WORK INSTRUCTIONS: Give back an exact copy of the lines in the records below, from the line that has "Two matched cells" through the line that has "A potassium ferrioxalate", and nothing besides.

DATA RECORDS:
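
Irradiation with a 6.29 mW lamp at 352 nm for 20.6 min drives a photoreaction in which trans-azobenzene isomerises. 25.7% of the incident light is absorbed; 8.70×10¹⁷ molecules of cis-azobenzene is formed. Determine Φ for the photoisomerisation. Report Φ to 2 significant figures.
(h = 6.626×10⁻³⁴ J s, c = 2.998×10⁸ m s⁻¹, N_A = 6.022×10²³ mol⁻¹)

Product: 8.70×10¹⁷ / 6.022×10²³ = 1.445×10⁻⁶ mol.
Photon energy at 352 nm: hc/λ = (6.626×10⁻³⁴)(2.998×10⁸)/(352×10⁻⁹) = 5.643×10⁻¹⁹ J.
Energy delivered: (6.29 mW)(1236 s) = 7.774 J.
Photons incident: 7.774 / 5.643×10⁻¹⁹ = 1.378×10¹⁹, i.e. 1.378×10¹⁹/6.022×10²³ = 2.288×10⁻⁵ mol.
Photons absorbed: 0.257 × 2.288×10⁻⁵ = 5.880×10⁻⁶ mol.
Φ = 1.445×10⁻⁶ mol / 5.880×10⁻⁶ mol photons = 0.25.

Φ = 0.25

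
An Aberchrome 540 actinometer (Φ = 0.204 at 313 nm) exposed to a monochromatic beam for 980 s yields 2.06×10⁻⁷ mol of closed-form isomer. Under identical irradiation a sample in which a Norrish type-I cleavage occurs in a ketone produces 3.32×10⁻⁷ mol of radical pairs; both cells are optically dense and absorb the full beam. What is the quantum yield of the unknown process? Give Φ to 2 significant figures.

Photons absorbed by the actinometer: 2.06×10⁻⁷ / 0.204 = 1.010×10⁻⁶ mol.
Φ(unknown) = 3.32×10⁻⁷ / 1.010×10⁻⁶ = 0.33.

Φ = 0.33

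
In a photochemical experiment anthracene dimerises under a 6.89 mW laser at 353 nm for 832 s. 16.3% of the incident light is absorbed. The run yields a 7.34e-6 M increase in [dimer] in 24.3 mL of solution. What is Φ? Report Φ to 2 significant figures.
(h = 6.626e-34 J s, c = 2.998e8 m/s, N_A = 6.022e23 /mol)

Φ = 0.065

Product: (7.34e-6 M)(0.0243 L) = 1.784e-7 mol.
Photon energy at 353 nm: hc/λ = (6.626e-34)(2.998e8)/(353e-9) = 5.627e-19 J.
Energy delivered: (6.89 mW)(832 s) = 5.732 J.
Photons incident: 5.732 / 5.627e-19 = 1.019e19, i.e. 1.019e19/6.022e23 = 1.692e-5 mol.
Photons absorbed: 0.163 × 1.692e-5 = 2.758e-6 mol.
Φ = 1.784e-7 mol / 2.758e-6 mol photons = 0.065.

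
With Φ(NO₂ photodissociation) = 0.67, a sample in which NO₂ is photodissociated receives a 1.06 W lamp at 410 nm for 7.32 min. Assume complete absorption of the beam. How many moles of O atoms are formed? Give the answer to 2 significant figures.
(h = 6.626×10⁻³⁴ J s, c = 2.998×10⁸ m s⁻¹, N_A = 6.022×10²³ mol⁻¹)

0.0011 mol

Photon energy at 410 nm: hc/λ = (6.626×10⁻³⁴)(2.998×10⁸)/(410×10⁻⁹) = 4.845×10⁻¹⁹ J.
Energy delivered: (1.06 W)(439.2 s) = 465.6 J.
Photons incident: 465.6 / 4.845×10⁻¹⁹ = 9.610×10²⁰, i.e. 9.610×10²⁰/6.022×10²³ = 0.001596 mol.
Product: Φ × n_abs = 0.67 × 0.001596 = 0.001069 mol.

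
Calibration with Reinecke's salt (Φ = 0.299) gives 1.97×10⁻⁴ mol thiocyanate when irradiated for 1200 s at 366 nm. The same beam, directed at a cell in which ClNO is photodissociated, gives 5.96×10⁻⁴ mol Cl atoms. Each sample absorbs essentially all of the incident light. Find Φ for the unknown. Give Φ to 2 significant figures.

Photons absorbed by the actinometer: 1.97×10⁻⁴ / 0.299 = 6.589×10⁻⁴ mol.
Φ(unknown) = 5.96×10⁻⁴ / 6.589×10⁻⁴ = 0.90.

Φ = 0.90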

* * *

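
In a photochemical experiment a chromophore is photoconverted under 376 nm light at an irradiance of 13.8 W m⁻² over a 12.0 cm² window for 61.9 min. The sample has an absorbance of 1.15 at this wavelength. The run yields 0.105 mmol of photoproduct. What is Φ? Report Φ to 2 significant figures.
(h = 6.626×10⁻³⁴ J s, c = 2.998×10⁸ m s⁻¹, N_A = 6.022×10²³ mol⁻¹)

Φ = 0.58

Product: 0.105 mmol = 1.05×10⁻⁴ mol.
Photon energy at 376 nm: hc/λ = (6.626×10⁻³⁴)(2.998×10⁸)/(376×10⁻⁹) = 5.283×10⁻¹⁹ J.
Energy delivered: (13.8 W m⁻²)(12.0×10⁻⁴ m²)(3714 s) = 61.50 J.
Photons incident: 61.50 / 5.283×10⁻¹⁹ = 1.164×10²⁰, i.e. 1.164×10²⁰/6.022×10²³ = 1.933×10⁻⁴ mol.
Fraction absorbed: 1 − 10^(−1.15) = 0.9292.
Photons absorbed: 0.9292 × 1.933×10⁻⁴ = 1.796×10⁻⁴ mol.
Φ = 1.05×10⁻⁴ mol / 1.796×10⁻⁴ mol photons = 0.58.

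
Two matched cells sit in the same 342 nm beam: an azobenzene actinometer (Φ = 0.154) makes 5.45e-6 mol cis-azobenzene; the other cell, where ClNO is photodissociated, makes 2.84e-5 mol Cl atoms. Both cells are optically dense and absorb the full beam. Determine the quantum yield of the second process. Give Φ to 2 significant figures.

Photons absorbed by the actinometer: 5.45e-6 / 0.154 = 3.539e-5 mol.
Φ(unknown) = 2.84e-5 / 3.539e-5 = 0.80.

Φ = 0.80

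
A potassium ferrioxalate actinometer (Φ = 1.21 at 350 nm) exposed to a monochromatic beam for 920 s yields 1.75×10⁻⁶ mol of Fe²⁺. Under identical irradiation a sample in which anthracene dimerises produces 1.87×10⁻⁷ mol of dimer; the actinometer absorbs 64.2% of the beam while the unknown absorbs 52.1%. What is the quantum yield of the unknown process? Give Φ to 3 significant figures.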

RESPONSE AREA:
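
Two matched cells sit in the same 342 nm beam: an azobenzene actinometer (Φ = 0.154) makes 5.45e-6 mol cis-azobenzene; the other cell, where ClNO is photodissociated, makes 2.84e-5 mol Cl atoms. Both cells are optically dense and absorb the full beam. Determine the quantum yield of the second process. Give Φ to 2 significant figures.

Photons absorbed by the actinometer: 5.45e-6 / 0.154 = 3.539e-5 mol.
Φ(unknown) = 2.84e-5 / 3.539e-5 = 0.80.

Φ = 0.80

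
A potassium ferrioxalate actinometer (Φ = 1.21 at 350 nm) exposed to a monochromatic beam for 920 s yields 1.75×10⁻⁶ mol of Fe²⁺. Under identical irradiation a sample in which anthracene dimerises produces 1.87×10⁻⁷ mol of dimer; the actinometer absorbs 64.2% of the beam while the unknown absorbs 52.1%. What is the quantum yield of the unknown process? Give Φ to 3 significant figures.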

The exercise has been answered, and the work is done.